◆ Problem description ◆
Every line of the listing should be repeated exactly.
------ Material for the task ------
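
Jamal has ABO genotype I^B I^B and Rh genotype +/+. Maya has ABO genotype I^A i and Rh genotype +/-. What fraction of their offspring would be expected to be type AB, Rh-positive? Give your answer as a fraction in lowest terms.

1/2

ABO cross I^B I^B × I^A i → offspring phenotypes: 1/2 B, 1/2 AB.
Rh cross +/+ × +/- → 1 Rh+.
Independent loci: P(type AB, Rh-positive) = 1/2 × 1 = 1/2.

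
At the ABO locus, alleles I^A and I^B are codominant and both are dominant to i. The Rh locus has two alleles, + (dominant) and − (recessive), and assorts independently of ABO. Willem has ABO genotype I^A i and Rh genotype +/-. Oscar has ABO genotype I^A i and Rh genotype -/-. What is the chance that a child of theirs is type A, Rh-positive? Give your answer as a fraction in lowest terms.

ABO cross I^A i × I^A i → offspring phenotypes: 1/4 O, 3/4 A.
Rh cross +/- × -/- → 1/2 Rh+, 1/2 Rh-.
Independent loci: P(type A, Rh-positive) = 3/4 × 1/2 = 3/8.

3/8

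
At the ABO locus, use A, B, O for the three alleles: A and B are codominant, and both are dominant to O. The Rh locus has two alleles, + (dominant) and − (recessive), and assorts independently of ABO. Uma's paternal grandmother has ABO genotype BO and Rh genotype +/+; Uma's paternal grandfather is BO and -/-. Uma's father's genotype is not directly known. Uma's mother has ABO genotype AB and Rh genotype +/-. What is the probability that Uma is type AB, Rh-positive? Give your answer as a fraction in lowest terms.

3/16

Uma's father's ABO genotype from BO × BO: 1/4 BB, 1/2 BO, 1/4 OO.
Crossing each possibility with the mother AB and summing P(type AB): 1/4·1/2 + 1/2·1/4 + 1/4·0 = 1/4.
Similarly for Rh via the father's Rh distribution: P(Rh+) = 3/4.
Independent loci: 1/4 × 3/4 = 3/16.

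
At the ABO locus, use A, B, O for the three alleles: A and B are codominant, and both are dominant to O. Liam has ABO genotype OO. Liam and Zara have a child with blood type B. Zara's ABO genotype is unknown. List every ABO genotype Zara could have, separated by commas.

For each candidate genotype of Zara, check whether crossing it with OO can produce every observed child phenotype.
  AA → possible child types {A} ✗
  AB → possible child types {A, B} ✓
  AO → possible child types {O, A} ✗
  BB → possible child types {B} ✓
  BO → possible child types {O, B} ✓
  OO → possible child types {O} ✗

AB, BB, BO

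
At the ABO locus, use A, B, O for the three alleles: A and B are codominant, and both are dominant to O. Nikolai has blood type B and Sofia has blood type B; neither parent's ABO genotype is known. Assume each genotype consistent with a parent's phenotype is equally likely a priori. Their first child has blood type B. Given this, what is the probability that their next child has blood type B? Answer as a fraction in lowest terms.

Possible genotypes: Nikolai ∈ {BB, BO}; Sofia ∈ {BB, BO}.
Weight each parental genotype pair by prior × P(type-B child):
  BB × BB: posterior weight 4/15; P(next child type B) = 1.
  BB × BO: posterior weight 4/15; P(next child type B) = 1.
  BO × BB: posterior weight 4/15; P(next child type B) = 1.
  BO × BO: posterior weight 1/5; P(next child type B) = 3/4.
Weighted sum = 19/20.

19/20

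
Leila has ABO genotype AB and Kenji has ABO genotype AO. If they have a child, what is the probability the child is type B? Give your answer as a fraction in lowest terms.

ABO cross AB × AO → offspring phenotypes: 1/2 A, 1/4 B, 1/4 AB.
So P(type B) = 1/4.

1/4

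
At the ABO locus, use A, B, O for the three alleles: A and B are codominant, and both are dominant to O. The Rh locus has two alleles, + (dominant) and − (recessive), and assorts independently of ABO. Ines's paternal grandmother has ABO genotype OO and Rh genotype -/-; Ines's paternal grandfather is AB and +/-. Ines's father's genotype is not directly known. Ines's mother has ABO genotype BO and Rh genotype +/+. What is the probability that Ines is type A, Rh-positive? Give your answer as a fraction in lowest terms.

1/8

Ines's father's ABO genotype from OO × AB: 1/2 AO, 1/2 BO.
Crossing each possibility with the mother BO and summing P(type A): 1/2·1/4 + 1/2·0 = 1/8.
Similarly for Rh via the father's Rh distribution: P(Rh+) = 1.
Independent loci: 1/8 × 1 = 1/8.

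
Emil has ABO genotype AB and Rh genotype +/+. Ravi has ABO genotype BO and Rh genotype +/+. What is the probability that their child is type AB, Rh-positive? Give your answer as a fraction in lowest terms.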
------
◆ Solved exercise ◆
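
Jamal has ABO genotype I^B I^B and Rh genotype +/+. Maya has ABO genotype I^A i and Rh genotype +/-. What fraction of their offspring would be expected to be type AB, Rh-positive? Give your answer as a fraction in lowest terms.

1/2

ABO cross I^B I^B × I^A i → offspring phenotypes: 1/2 B, 1/2 AB.
Rh cross +/+ × +/- → 1 Rh+.
Independent loci: P(type AB, Rh-positive) = 1/2 × 1 = 1/2.

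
At the ABO locus, alleles I^A and I^B are codominant and both are dominant to i. The Rh locus has two alleles, + (dominant) and − (recessive), and assorts independently of ABO. Willem has ABO genotype I^A i and Rh genotype +/-. Oscar has ABO genotype I^A i and Rh genotype -/-. What is the chance that a child of theirs is type A, Rh-positive? Give your answer as a fraction in lowest terms.

ABO cross I^A i × I^A i → offspring phenotypes: 1/4 O, 3/4 A.
Rh cross +/- × -/- → 1/2 Rh+, 1/2 Rh-.
Independent loci: P(type A, Rh-positive) = 3/4 × 1/2 = 3/8.

3/8

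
At the ABO locus, use A, B, O for the three alleles: A and B are codominant, and both are dominant to O. The Rh locus has two alleles, + (dominant) and − (recessive), and assorts independently of ABO. Uma's paternal grandmother has ABO genotype BO and Rh genotype +/+; Uma's paternal grandfather is BO and -/-. Uma's father's genotype is not directly known. Uma's mother has ABO genotype AB and Rh genotype +/-. What is the probability that Uma is type AB, Rh-positive? Give your answer as a fraction in lowest terms.

3/16

Uma's father's ABO genotype from BO × BO: 1/4 BB, 1/2 BO, 1/4 OO.
Crossing each possibility with the mother AB and summing P(type AB): 1/4·1/2 + 1/2·1/4 + 1/4·0 = 1/4.
Similarly for Rh via the father's Rh distribution: P(Rh+) = 3/4.
Independent loci: 1/4 × 3/4 = 3/16.

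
At the ABO locus, use A, B, O for the three alleles: A and B are codominant, and both are dominant to O. Liam has ABO genotype OO. Liam and Zara have a child with blood type B. Zara's ABO genotype is unknown. List every ABO genotype Zara could have, separated by commas.

For each candidate genotype of Zara, check whether crossing it with OO can produce every observed child phenotype.
  AA → possible child types {A} ✗
  AB → possible child types {A, B} ✓
  AO → possible child types {O, A} ✗
  BB → possible child types {B} ✓
  BO → possible child types {O, B} ✓
  OO → possible child types {O} ✗

AB, BB, BO

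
At the ABO locus, use A, B, O for the three alleles: A and B are codominant, and both are dominant to O. Nikolai has blood type B and Sofia has blood type B; neither parent's ABO genotype is known. Assume each genotype consistent with a parent's phenotype is equally likely a priori. Their first child has blood type B. Given this, what is the probability that their next child has blood type B? Answer as a fraction in lowest terms.

Possible genotypes: Nikolai ∈ {BB, BO}; Sofia ∈ {BB, BO}.
Weight each parental genotype pair by prior × P(type-B child):
  BB × BB: posterior weight 4/15; P(next child type B) = 1.
  BB × BO: posterior weight 4/15; P(next child type B) = 1.
  BO × BB: posterior weight 4/15; P(next child type B) = 1.
  BO × BO: posterior weight 1/5; P(next child type B) = 3/4.
Weighted sum = 19/20.

19/20

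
Leila has ABO genotype AB and Kenji has ABO genotype AO. If they have a child, what is the probability the child is type B? Give your answer as a fraction in lowest terms.

ABO cross AB × AO → offspring phenotypes: 1/2 A, 1/4 B, 1/4 AB.
So P(type B) = 1/4.

1/4

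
At the ABO locus, use A, B, O for the three alleles: A and B are codominant, and both are dominant to O. The Rh locus has two alleles, + (dominant) and − (recessive), and assorts independently of ABO. Ines's paternal grandmother has ABO genotype OO and Rh genotype -/-; Ines's paternal grandfather is AB and +/-. Ines's father's genotype is not directly known. Ines's mother has ABO genotype BO and Rh genotype +/+. What is the probability that Ines is type A, Rh-positive? Give your answer as a fraction in lowest terms.

1/8

Ines's father's ABO genotype from OO × AB: 1/2 AO, 1/2 BO.
Crossing each possibility with the mother BO and summing P(type A): 1/2·1/4 + 1/2·0 = 1/8.
Similarly for Rh via the father's Rh distribution: P(Rh+) = 1.
Independent loci: 1/8 × 1 = 1/8.

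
Emil has ABO genotype AB and Rh genotype +/+. Ravi has ABO genotype BO and Rh genotype +/+. What is the probability that their child is type AB, Rh-positive? Give your answer as a fraction in lowest terms.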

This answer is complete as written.